• _ABOUT THIS TASK_: Your output should be the entries below, exact in every detail.

• _DATA PROVIDED_:

==============================

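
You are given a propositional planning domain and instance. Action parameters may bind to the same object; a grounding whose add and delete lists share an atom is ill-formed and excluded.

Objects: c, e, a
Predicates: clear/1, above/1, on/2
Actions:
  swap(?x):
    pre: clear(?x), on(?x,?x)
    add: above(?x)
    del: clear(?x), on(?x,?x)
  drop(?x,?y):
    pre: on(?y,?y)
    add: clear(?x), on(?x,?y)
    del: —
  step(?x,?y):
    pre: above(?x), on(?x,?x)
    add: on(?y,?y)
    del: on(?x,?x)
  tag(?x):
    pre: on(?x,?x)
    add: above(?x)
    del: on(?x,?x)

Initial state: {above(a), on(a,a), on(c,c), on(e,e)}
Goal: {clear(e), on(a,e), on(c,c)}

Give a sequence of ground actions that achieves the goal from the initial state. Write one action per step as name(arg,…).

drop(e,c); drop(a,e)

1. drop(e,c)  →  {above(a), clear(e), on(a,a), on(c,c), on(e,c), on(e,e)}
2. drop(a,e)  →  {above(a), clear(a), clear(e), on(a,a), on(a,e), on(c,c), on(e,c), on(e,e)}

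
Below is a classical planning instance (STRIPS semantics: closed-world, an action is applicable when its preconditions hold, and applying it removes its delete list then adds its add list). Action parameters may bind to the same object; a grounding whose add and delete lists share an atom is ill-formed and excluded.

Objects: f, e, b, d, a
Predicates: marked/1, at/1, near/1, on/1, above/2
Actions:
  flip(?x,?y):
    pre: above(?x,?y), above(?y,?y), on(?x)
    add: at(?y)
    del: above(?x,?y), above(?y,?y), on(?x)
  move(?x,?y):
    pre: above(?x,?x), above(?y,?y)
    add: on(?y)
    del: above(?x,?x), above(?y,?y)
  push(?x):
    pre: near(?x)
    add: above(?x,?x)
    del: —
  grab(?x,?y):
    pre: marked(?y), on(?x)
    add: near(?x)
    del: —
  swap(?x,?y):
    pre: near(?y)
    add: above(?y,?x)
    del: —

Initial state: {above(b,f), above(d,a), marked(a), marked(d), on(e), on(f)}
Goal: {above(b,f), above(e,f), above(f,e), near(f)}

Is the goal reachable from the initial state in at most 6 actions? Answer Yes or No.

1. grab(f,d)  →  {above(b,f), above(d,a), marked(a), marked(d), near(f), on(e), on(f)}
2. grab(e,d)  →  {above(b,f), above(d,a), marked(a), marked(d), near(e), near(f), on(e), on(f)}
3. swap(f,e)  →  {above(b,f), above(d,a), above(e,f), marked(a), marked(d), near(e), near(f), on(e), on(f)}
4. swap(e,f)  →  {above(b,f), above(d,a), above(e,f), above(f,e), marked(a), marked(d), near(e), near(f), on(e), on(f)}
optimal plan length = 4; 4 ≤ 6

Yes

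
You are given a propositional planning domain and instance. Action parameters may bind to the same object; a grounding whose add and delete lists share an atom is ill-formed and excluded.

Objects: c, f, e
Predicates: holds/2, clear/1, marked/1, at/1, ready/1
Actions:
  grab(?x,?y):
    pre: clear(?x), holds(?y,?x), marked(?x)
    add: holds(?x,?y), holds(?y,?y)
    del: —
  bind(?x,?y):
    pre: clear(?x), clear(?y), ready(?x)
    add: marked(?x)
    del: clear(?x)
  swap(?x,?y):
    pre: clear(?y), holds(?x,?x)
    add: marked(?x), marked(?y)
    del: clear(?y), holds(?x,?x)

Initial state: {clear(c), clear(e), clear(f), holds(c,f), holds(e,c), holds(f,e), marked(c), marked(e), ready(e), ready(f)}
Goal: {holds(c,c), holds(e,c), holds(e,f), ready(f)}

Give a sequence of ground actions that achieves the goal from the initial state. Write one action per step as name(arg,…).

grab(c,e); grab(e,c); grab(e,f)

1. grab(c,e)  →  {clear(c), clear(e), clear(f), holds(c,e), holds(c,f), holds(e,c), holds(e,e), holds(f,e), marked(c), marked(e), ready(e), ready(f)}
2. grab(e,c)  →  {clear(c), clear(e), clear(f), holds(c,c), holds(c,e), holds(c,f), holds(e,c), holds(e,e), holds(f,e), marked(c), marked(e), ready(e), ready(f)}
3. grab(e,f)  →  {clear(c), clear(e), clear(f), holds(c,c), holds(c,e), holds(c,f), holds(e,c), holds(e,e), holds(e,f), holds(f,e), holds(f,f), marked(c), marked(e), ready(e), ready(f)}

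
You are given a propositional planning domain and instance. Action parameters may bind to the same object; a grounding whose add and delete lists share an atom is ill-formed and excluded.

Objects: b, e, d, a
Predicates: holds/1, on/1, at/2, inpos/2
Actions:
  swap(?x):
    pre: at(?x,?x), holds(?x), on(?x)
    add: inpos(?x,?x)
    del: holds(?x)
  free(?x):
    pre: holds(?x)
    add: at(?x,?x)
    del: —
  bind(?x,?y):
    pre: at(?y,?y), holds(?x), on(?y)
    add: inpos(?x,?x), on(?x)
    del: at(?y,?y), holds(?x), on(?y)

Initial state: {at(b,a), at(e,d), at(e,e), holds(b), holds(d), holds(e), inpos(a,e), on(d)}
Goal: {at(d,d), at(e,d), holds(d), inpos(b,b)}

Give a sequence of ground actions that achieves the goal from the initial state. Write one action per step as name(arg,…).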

==============================

• _FINISHED EXERCISE_:
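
You are given a propositional planning domain and instance. Action parameters may bind to the same object; a grounding whose add and delete lists share an atom is ill-formed and excluded.

Objects: c, e, a
Predicates: clear/1, above/1, on/2
Actions:
  swap(?x):
    pre: clear(?x), on(?x,?x)
    add: above(?x)
    del: clear(?x), on(?x,?x)
  drop(?x,?y):
    pre: on(?y,?y)
    add: clear(?x), on(?x,?y)
    del: —
  step(?x,?y):
    pre: above(?x), on(?x,?x)
    add: on(?y,?y)
    del: on(?x,?x)
  tag(?x):
    pre: on(?x,?x)
    add: above(?x)
    del: on(?x,?x)

Initial state: {above(a), on(a,a), on(c,c), on(e,e)}
Goal: {clear(e), on(a,e), on(c,c)}

Give a sequence of ground actions that achieves the goal from the initial state. Write one action per step as name(arg,…).

drop(e,c); drop(a,e)

1. drop(e,c)  →  {above(a), clear(e), on(a,a), on(c,c), on(e,c), on(e,e)}
2. drop(a,e)  →  {above(a), clear(a), clear(e), on(a,a), on(a,e), on(c,c), on(e,c), on(e,e)}

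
Below is a classical planning instance (STRIPS semantics: closed-world, an action is applicable when its preconditions hold, and applying it removes its delete list then adds its add list). Action parameters may bind to the same object; a grounding whose add and delete lists share an atom is ill-formed and excluded.

Objects: f, e, b, d, a
Predicates: marked/1, at/1, near/1, on/1, above/2
Actions:
  flip(?x,?y):
    pre: above(?x,?y), above(?y,?y), on(?x)
    add: at(?y)
    del: above(?x,?y), above(?y,?y), on(?x)
  move(?x,?y):
    pre: above(?x,?x), above(?y,?y)
    add: on(?y)
    del: above(?x,?x), above(?y,?y)
  push(?x):
    pre: near(?x)
    add: above(?x,?x)
    del: —
  grab(?x,?y):
    pre: marked(?y), on(?x)
    add: near(?x)
    del: —
  swap(?x,?y):
    pre: near(?y)
    add: above(?y,?x)
    del: —

Initial state: {above(b,f), above(d,a), marked(a), marked(d), on(e), on(f)}
Goal: {above(b,f), above(e,f), above(f,e), near(f)}

Is the goal reachable from the initial state in at most 6 actions? Answer Yes or No.

1. grab(f,d)  →  {above(b,f), above(d,a), marked(a), marked(d), near(f), on(e), on(f)}
2. grab(e,d)  →  {above(b,f), above(d,a), marked(a), marked(d), near(e), near(f), on(e), on(f)}
3. swap(f,e)  →  {above(b,f), above(d,a), above(e,f), marked(a), marked(d), near(e), near(f), on(e), on(f)}
4. swap(e,f)  →  {above(b,f), above(d,a), above(e,f), above(f,e), marked(a), marked(d), near(e), near(f), on(e), on(f)}
optimal plan length = 4; 4 ≤ 6

Yes

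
You are given a propositional planning domain and instance. Action parameters may bind to the same object; a grounding whose add and delete lists share an atom is ill-formed and excluded.

Objects: c, f, e
Predicates: holds/2, clear/1, marked/1, at/1, ready/1
Actions:
  grab(?x,?y):
    pre: clear(?x), holds(?y,?x), marked(?x)
    add: holds(?x,?y), holds(?y,?y)
    del: —
  bind(?x,?y):
    pre: clear(?x), clear(?y), ready(?x)
    add: marked(?x)
    del: clear(?x)
  swap(?x,?y):
    pre: clear(?y), holds(?x,?x)
    add: marked(?x), marked(?y)
    del: clear(?y), holds(?x,?x)

Initial state: {clear(c), clear(e), clear(f), holds(c,f), holds(e,c), holds(f,e), marked(c), marked(e), ready(e), ready(f)}
Goal: {holds(c,c), holds(e,c), holds(e,f), ready(f)}

Give a sequence of ground actions that achieves the goal from the initial state. Write one action per step as name(arg,…).

grab(c,e); grab(e,c); grab(e,f)

1. grab(c,e)  →  {clear(c), clear(e), clear(f), holds(c,e), holds(c,f), holds(e,c), holds(e,e), holds(f,e), marked(c), marked(e), ready(e), ready(f)}
2. grab(e,c)  →  {clear(c), clear(e), clear(f), holds(c,c), holds(c,e), holds(c,f), holds(e,c), holds(e,e), holds(f,e), marked(c), marked(e), ready(e), ready(f)}
3. grab(e,f)  →  {clear(c), clear(e), clear(f), holds(c,c), holds(c,e), holds(c,f), holds(e,c), holds(e,e), holds(e,f), holds(f,e), holds(f,f), marked(c), marked(e), ready(e), ready(f)}

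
You are given a propositional planning domain and instance. Action parameters may bind to the same object; a grounding whose add and delete lists share an atom is ill-formed and excluded.

Objects: b, e, d, a
Predicates: holds/1, on/1, at/2, inpos/2
Actions:
  swap(?x):
    pre: at(?x,?x), holds(?x), on(?x)
    add: inpos(?x,?x)
    del: holds(?x)
  free(?x):
    pre: holds(?x)
    add: at(?x,?x)
    del: —
  bind(?x,?y):
    pre: at(?y,?y), holds(?x), on(?y)
    add: inpos(?x,?x), on(?x)
    del: at(?y,?y), holds(?x), on(?y)

Initial state: {at(b,a), at(e,d), at(e,e), holds(b), holds(d), holds(e), inpos(a,e), on(d)}
Goal: {at(d,d), at(e,d), holds(d), inpos(b,b)}

Give a sequence of ground actions that achieves the goal from the initial state. Write one action per step as name(arg,…).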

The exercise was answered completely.